[Stored items]
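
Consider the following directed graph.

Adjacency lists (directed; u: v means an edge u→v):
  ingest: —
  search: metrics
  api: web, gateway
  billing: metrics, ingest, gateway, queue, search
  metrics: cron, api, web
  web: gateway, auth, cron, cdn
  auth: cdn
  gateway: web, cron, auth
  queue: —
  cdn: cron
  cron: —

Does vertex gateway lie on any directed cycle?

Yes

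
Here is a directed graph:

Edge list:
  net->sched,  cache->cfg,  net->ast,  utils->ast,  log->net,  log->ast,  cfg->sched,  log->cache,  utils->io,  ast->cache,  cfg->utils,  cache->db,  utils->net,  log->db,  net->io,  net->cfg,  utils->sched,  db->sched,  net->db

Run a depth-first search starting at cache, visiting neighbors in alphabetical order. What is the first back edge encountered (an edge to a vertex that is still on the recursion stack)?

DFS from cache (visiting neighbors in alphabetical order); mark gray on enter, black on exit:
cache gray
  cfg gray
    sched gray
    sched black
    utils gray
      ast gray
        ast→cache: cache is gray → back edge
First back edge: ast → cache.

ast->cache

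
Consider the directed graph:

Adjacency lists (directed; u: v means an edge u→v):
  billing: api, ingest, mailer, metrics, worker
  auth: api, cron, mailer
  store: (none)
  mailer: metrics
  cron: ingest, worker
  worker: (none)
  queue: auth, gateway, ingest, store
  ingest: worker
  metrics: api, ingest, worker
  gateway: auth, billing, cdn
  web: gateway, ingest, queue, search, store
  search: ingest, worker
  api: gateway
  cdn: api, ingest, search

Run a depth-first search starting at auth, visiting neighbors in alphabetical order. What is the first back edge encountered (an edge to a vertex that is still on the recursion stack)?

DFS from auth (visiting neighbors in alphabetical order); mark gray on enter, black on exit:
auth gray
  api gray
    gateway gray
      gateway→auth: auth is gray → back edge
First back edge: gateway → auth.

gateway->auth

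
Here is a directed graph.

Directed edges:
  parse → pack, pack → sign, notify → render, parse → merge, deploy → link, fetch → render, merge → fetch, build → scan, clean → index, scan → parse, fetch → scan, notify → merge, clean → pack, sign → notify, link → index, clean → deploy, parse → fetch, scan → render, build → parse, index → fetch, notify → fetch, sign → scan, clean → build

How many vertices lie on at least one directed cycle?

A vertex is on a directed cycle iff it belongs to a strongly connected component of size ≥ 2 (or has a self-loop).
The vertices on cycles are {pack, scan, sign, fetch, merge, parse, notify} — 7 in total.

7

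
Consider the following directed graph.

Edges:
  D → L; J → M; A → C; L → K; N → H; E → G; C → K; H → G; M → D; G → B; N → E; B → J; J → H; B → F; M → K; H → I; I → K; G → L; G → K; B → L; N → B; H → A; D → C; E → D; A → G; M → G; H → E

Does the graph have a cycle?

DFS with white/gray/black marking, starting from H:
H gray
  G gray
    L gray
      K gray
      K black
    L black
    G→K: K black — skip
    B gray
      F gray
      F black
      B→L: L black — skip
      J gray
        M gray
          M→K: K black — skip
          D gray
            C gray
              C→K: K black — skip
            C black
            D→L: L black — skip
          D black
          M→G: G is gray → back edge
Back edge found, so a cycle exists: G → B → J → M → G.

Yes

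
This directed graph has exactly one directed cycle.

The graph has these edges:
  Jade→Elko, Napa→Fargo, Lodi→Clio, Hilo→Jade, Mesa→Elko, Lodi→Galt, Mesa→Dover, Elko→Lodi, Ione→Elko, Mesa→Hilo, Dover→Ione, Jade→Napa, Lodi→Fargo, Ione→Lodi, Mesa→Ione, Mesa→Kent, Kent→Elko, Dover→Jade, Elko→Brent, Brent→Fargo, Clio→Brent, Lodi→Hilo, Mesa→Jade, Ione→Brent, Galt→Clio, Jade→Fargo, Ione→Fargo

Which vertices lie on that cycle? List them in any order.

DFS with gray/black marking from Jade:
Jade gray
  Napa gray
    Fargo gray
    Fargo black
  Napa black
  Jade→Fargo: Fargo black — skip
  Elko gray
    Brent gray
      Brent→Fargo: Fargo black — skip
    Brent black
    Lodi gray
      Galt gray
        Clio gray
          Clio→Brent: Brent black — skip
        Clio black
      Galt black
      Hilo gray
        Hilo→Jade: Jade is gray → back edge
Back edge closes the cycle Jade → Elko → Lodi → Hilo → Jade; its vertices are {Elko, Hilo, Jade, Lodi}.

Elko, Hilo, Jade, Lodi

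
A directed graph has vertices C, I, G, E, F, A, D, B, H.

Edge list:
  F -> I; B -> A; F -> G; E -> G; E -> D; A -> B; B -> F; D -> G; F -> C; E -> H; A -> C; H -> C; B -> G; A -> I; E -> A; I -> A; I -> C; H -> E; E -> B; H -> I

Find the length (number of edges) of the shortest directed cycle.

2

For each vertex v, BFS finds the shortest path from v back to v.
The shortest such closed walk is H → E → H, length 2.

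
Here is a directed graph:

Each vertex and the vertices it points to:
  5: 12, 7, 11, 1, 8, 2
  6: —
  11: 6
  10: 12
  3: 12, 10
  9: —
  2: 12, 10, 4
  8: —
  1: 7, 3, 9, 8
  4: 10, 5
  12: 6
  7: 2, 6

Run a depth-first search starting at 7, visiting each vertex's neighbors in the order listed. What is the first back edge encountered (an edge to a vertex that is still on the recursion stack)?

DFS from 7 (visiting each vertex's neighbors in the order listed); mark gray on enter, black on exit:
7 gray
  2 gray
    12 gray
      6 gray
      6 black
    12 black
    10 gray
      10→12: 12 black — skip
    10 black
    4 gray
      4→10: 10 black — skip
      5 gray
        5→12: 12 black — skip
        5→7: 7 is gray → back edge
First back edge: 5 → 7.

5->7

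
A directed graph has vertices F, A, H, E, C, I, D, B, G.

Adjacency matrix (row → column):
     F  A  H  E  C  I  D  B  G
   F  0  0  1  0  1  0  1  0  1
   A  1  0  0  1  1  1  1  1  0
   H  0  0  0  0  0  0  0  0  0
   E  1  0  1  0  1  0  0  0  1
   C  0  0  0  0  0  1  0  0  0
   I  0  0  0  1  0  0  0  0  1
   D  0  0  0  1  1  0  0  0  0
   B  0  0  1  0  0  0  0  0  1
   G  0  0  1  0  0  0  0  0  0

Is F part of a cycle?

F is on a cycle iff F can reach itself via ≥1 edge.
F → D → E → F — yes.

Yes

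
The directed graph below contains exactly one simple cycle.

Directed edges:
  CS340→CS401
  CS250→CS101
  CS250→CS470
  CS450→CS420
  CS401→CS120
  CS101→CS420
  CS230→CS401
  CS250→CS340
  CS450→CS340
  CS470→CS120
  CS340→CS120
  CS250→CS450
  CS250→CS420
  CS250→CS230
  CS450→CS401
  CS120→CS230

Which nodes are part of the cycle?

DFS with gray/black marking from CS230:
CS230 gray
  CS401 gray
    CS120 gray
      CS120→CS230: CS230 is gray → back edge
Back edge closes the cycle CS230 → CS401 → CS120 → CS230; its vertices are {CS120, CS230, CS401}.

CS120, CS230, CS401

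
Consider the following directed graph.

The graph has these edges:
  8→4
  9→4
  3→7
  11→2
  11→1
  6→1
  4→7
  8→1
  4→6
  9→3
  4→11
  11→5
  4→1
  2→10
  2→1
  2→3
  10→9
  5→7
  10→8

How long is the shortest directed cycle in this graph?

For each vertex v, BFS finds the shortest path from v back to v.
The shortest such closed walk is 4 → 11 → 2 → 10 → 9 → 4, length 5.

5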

§ About this exercise
Return every entry exactly; no line may be missing.

§ Expected answer
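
Consider the following directed graph.

Adjacency lists (directed; u: v means an edge u→v):
  ingest: —
  search: metrics
  api: web, gateway
  billing: metrics, ingest, gateway, queue, search
  metrics: cron, api, web
  web: gateway, auth, cron, cdn
  auth: cdn
  gateway: web, cron, auth
  queue: —
  cdn: cron
  cron: —

Does vertex gateway lie on any directed cycle?

Yes

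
Here is a directed graph:

Edge list:
  net->sched,  cache->cfg,  net->ast,  utils->ast,  log->net,  log->ast,  cfg->sched,  log->cache,  utils->io,  ast->cache,  cfg->utils,  cache->db,  utils->net,  log->db,  net->io,  net->cfg,  utils->sched,  db->sched,  net->db

Run a depth-first search starting at cache, visiting neighbors in alphabetical order. What is the first back edge encountered (an edge to a vertex that is still on the recursion stack)?

DFS from cache (visiting neighbors in alphabetical order); mark gray on enter, black on exit:
cache gray
  cfg gray
    sched gray
    sched black
    utils gray
      ast gray
        ast→cache: cache is gray → back edge
First back edge: ast → cache.

ast->cache

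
Consider the directed graph:

Adjacency lists (directed; u: v means an edge u→v):
  billing: api, ingest, mailer, metrics, worker
  auth: api, cron, mailer
  store: (none)
  mailer: metrics
  cron: ingest, worker
  worker: (none)
  queue: auth, gateway, ingest, store
  ingest: worker
  metrics: api, ingest, worker
  gateway: auth, billing, cdn
  web: gateway, ingest, queue, search, store
  search: ingest, worker
  api: gateway
  cdn: api, ingest, search

Run a depth-first search starting at auth, visiting neighbors in alphabetical order. What is the first back edge encountered (an edge to a vertex that is still on the recursion stack)?

DFS from auth (visiting neighbors in alphabetical order); mark gray on enter, black on exit:
auth gray
  api gray
    gateway gray
      gateway→auth: auth is gray → back edge
First back edge: gateway → auth.

gateway->auth

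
Here is a directed graph.

Directed edges:
  parse → pack, pack → sign, notify → render, parse → merge, deploy → link, fetch → render, merge → fetch, build → scan, clean → index, scan → parse, fetch → scan, notify → merge, clean → pack, sign → notify, link → index, clean → deploy, parse → fetch, scan → render, build → parse, index → fetch, notify → fetch, sign → scan, clean → build

How many vertices lie on at least one directed cycle?

A vertex is on a directed cycle iff it belongs to a strongly connected component of size ≥ 2 (or has a self-loop).
The vertices on cycles are {pack, scan, sign, fetch, merge, parse, notify} — 7 in total.

7

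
Consider the following directed graph.

Edges:
  D → L; J → M; A → C; L → K; N → H; E → G; C → K; H → G; M → D; G → B; N → E; B → J; J → H; B → F; M → K; H → I; I → K; G → L; G → K; B → L; N → B; H → A; D → C; E → D; A → G; M → G; H → E

Does the graph have a cycle?

DFS with white/gray/black marking, starting from H:
H gray
  G gray
    L gray
      K gray
      K black
    L black
    G→K: K black — skip
    B gray
      F gray
      F black
      B→L: L black — skip
      J gray
        M gray
          M→K: K black — skip
          D gray
            C gray
              C→K: K black — skip
            C black
            D→L: L black — skip
          D black
          M→G: G is gray → back edge
Back edge found, so a cycle exists: G → B → J → M → G.

Yes

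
This directed graph has exactly one directed cycle.

The graph has these edges:
  Jade→Elko, Napa→Fargo, Lodi→Clio, Hilo→Jade, Mesa→Elko, Lodi→Galt, Mesa→Dover, Elko→Lodi, Ione→Elko, Mesa→Hilo, Dover→Ione, Jade→Napa, Lodi→Fargo, Ione→Lodi, Mesa→Ione, Mesa→Kent, Kent→Elko, Dover→Jade, Elko→Brent, Brent→Fargo, Clio→Brent, Lodi→Hilo, Mesa→Jade, Ione→Brent, Galt→Clio, Jade→Fargo, Ione→Fargo

Which vertices lie on that cycle? List them in any order.

DFS with gray/black marking from Jade:
Jade gray
  Napa gray
    Fargo gray
    Fargo black
  Napa black
  Jade→Fargo: Fargo black — skip
  Elko gray
    Brent gray
      Brent→Fargo: Fargo black — skip
    Brent black
    Lodi gray
      Galt gray
        Clio gray
          Clio→Brent: Brent black — skip
        Clio black
      Galt black
      Hilo gray
        Hilo→Jade: Jade is gray → back edge
Back edge closes the cycle Jade → Elko → Lodi → Hilo → Jade; its vertices are {Elko, Hilo, Jade, Lodi}.

Elko, Hilo, Jade, Lodi

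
A directed graph has vertices C, I, G, E, F, A, D, B, H.

Edge list:
  F -> I; B -> A; F -> G; E -> G; E -> D; A -> B; B -> F; D -> G; F -> C; E -> H; A -> C; H -> C; B -> G; A -> I; E -> A; I -> A; I -> C; H -> E; E -> B; H -> I

Find the length (number of edges) of the shortest directed cycle.

2

For each vertex v, BFS finds the shortest path from v back to v.
The shortest such closed walk is H → E → H, length 2.

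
Here is a directed graph:

Each vertex and the vertices it points to:
  5: 12, 7, 11, 1, 8, 2
  6: —
  11: 6
  10: 12
  3: 12, 10
  9: —
  2: 12, 10, 4
  8: —
  1: 7, 3, 9, 8
  4: 10, 5
  12: 6
  7: 2, 6

Run a depth-first search starting at 7, visiting each vertex's neighbors in the order listed. What is the first back edge encountered (an edge to a vertex that is still on the recursion stack)?

DFS from 7 (visiting each vertex's neighbors in the order listed); mark gray on enter, black on exit:
7 gray
  2 gray
    12 gray
      6 gray
      6 black
    12 black
    10 gray
      10→12: 12 black — skip
    10 black
    4 gray
      4→10: 10 black — skip
      5 gray
        5→12: 12 black — skip
        5→7: 7 is gray → back edge
First back edge: 5 → 7.

5->7

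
A directed graph has vertices F, A, H, E, C, I, D, B, G.

Adjacency matrix (row → column):
     F  A  H  E  C  I  D  B  G
   F  0  0  1  0  1  0  1  0  1
   A  1  0  0  1  1  1  1  1  0
   H  0  0  0  0  0  0  0  0  0
   E  1  0  1  0  1  0  0  0  1
   C  0  0  0  0  0  1  0  0  0
   I  0  0  0  1  0  0  0  0  1
   D  0  0  0  1  1  0  0  0  0
   B  0  0  1  0  0  0  0  0  1
   G  0  0  1  0  0  0  0  0  0

Is F part of a cycle?

F is on a cycle iff F can reach itself via ≥1 edge.
F → D → E → F — yes.

Yes

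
The directed graph below contains exactly one simple cycle.

Directed edges:
  CS340→CS401
  CS250→CS101
  CS250→CS470
  CS450→CS420
  CS401→CS120
  CS101→CS420
  CS230→CS401
  CS250→CS340
  CS450→CS340
  CS470→CS120
  CS340→CS120
  CS250→CS450
  CS250→CS420
  CS250→CS230
  CS450→CS401
  CS120→CS230

Which nodes are part of the cycle?

DFS with gray/black marking from CS230:
CS230 gray
  CS401 gray
    CS120 gray
      CS120→CS230: CS230 is gray → back edge
Back edge closes the cycle CS230 → CS401 → CS120 → CS230; its vertices are {CS120, CS230, CS401}.

CS120, CS230, CS401

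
Consider the following directed graph.

The graph has these edges:
  8→4
  9→4
  3→7
  11→2
  11→1
  6→1
  4→7
  8→1
  4→6
  9→3
  4→11
  11→5
  4→1
  2→10
  2→1
  2→3
  10→9
  5→7
  10→8

How long is the shortest directed cycle in this graph?

For each vertex v, BFS finds the shortest path from v back to v.
The shortest such closed walk is 4 → 11 → 2 → 10 → 9 → 4, length 5.

5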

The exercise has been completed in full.